▶ **SUPPLIED RECORDS**:
──────
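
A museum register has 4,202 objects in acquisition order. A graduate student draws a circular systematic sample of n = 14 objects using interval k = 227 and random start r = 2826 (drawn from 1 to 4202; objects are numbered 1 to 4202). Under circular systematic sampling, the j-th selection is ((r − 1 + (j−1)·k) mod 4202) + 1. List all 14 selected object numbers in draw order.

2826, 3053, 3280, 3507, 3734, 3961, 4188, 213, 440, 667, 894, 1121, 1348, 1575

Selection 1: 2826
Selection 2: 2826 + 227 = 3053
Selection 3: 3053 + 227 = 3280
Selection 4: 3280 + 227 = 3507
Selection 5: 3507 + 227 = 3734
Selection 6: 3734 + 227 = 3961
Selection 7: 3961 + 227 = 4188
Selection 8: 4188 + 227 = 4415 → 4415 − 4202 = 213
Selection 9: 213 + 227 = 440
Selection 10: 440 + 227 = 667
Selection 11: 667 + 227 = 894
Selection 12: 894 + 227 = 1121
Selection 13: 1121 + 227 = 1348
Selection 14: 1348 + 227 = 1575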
──────
▶ **AIM OF THE EXERCISE**:
All of the material should be set down exactly as it reads.

▶ **PROBLEM SOLUTION**:
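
A museum register has 4,202 objects in acquisition order. A graduate student draws a circular systematic sample of n = 14 objects using interval k = 227 and random start r = 2826 (drawn from 1 to 4202; objects are numbered 1 to 4202). Under circular systematic sampling, the j-th selection is ((r − 1 + (j−1)·k) mod 4202) + 1. List all 14 selected object numbers in draw order.

2826, 3053, 3280, 3507, 3734, 3961, 4188, 213, 440, 667, 894, 1121, 1348, 1575

Selection 1: 2826
Selection 2: 2826 + 227 = 3053
Selection 3: 3053 + 227 = 3280
Selection 4: 3280 + 227 = 3507
Selection 5: 3507 + 227 = 3734
Selection 6: 3734 + 227 = 3961
Selection 7: 3961 + 227 = 4188
Selection 8: 4188 + 227 = 4415 → 4415 − 4202 = 213
Selection 9: 213 + 227 = 440
Selection 10: 440 + 227 = 667
Selection 11: 667 + 227 = 894
Selection 12: 894 + 227 = 1121
Selection 13: 1121 + 227 = 1348
Selection 14: 1348 + 227 = 1575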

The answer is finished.